• [What is needed]: Every entry should appear in your answer exactly as it does here.
☆ ☆ ☆ ☆ ☆ ☆ ☆
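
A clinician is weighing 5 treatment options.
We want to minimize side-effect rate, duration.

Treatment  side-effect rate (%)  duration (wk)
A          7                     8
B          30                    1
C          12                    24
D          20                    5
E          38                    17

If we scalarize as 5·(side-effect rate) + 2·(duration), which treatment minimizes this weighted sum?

A: 5·7 + 2·8 = 51
B: 5·30 + 2·1 = 152
C: 5·12 + 2·24 = 108
D: 5·20 + 2·5 = 110
E: 5·38 + 2·17 = 224
Lowest: A at 51.

A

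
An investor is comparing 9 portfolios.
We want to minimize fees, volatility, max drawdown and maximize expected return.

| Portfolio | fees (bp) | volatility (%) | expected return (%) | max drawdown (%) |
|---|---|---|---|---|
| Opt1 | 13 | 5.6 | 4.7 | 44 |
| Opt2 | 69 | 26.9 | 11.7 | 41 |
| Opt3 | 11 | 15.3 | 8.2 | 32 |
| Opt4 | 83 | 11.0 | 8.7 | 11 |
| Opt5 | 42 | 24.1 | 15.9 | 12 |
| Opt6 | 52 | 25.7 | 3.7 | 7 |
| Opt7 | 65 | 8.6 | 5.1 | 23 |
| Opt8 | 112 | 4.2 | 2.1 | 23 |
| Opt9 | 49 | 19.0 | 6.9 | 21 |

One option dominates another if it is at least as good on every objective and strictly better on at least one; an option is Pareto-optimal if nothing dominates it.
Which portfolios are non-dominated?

Opt1: not dominated.
Opt2: dominated by Opt5 (fees 42≤69, volatility 24.1≤26.9, expected return 15.9≥11.7, max drawdown 12≤41).
Opt3: not dominated (best fees).
Opt4: not dominated.
Opt5: not dominated (best expected return).
Opt6: not dominated (best max drawdown).
Opt7: not dominated.
Opt8: not dominated (best volatility).
Opt9: not dominated.

Opt1, Opt3, Opt4, Opt5, Opt6, Opt7, Opt8, Opt9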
☆ ☆ ☆ ☆ ☆ ☆ ☆
• [Result]:
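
A clinician is weighing 5 treatment options.
We want to minimize side-effect rate, duration.

Treatment  side-effect rate (%)  duration (wk)
A          7                     8
B          30                    1
C          12                    24
D          20                    5
E          38                    17

If we scalarize as 5·(side-effect rate) + 2·(duration), which treatment minimizes this weighted sum?

A: 5·7 + 2·8 = 51
B: 5·30 + 2·1 = 152
C: 5·12 + 2·24 = 108
D: 5·20 + 2·5 = 110
E: 5·38 + 2·17 = 224
Lowest: A at 51.

A

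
An investor is comparing 9 portfolios.
We want to minimize fees, volatility, max drawdown and maximize expected return.

| Portfolio | fees (bp) | volatility (%) | expected return (%) | max drawdown (%) |
|---|---|---|---|---|
| Opt1 | 13 | 5.6 | 4.7 | 44 |
| Opt2 | 69 | 26.9 | 11.7 | 41 |
| Opt3 | 11 | 15.3 | 8.2 | 32 |
| Opt4 | 83 | 11.0 | 8.7 | 11 |
| Opt5 | 42 | 24.1 | 15.9 | 12 |
| Opt6 | 52 | 25.7 | 3.7 | 7 |
| Opt7 | 65 | 8.6 | 5.1 | 23 |
| Opt8 | 112 | 4.2 | 2.1 | 23 |
| Opt9 | 49 | 19.0 | 6.9 | 21 |

One option dominates another if it is at least as good on every objective and strictly better on at least one; an option is Pareto-optimal if nothing dominates it.
Which portfolios are non-dominated?

Opt1: not dominated.
Opt2: dominated by Opt5 (fees 42≤69, volatility 24.1≤26.9, expected return 15.9≥11.7, max drawdown 12≤41).
Opt3: not dominated (best fees).
Opt4: not dominated.
Opt5: not dominated (best expected return).
Opt6: not dominated (best max drawdown).
Opt7: not dominated.
Opt8: not dominated (best volatility).
Opt9: not dominated.

Opt1, Opt3, Opt4, Opt5, Opt6, Opt7, Opt8, Opt9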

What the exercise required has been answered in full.